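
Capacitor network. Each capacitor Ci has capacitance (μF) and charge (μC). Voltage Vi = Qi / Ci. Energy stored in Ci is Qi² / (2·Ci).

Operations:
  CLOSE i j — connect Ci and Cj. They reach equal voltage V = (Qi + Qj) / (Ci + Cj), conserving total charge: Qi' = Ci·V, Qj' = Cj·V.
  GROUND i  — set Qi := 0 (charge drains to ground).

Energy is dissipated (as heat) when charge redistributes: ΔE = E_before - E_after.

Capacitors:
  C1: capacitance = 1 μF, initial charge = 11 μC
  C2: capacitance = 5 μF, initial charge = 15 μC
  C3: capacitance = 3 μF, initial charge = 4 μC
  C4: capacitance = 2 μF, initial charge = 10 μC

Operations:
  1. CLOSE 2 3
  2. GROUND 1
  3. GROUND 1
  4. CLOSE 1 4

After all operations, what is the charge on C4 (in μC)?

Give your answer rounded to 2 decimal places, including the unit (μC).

Initial: C1(1μF, Q=11μC, V=11.00V), C2(5μF, Q=15μC, V=3.00V), C3(3μF, Q=4μC, V=1.33V), C4(2μF, Q=10μC, V=5.00V)
Op 1: CLOSE 2-3: Q_total=19.00, C_total=8.00, V=2.38; Q2=11.88, Q3=7.12; dissipated=2.604
Op 2: GROUND 1: Q1=0; energy lost=60.500
Op 3: GROUND 1: Q1=0; energy lost=0.000
Op 4: CLOSE 1-4: Q_total=10.00, C_total=3.00, V=3.33; Q1=3.33, Q4=6.67; dissipated=8.333
Final charges: Q1=3.33, Q2=11.88, Q3=7.12, Q4=6.67

Answer: 6.67 μC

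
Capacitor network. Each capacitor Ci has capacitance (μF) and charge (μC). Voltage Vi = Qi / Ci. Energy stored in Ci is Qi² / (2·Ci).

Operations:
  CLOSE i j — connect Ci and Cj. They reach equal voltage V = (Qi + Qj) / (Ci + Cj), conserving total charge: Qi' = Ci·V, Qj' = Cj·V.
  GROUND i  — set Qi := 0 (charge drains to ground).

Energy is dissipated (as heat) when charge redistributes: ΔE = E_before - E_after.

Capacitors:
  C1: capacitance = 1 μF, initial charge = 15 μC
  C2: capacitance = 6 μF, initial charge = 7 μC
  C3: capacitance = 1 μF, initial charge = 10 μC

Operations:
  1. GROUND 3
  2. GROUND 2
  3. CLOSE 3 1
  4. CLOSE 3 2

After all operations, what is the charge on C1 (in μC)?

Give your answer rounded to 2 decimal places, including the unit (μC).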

• • • • • • •

■ Exercise description ■
Begin at the first line of the records above and quote every line verbatim through the one that contains "After all operations, what is the charge on C4".

■ Reply to the task ■
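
Capacitor network. Each capacitor Ci has capacitance (μF) and charge (μC). Voltage Vi = Qi / Ci. Energy stored in Ci is Qi² / (2·Ci).

Operations:
  CLOSE i j — connect Ci and Cj. They reach equal voltage V = (Qi + Qj) / (Ci + Cj), conserving total charge: Qi' = Ci·V, Qj' = Cj·V.
  GROUND i  — set Qi := 0 (charge drains to ground).

Energy is dissipated (as heat) when charge redistributes: ΔE = E_before - E_after.

Capacitors:
  C1: capacitance = 1 μF, initial charge = 11 μC
  C2: capacitance = 5 μF, initial charge = 15 μC
  C3: capacitance = 3 μF, initial charge = 4 μC
  C4: capacitance = 2 μF, initial charge = 10 μC

Operations:
  1. CLOSE 2 3
  2. GROUND 1
  3. GROUND 1
  4. CLOSE 1 4

After all operations, what is the charge on C4 (in μC)?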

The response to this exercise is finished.